[DATA SUPPLIED]
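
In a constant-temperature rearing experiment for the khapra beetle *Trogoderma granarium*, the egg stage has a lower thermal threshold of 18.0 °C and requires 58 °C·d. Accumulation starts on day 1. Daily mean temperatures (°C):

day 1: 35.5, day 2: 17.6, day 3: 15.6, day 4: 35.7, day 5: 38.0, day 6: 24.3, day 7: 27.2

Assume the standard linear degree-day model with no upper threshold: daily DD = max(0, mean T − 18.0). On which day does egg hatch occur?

Daily DD above 18.0 °C: 17.5, 0.0, 0.0, 17.7, 20.0, 6.3, 9.2.
Cumulative: 17.5, 17.5, 17.5, 35.2, 55.2, 61.5, 70.7.
The total first reaches 58 DD on day 6.

day 6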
[/DATA SUPPLIED]
Return the records above in their entirety, exactly as they appear.

• _RESPONSE_
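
In a constant-temperature rearing experiment for the khapra beetle *Trogoderma granarium*, the egg stage has a lower thermal threshold of 18.0 °C and requires 58 °C·d. Accumulation starts on day 1. Daily mean temperatures (°C):

day 1: 35.5, day 2: 17.6, day 3: 15.6, day 4: 35.7, day 5: 38.0, day 6: 24.3, day 7: 27.2

Assume the standard linear degree-day model with no upper threshold: daily DD = max(0, mean T − 18.0). On which day does egg hatch occur?

Daily DD above 18.0 °C: 17.5, 0.0, 0.0, 17.7, 20.0, 6.3, 9.2.
Cumulative: 17.5, 17.5, 17.5, 35.2, 55.2, 61.5, 70.7.
The total first reaches 58 DD on day 6.

day 6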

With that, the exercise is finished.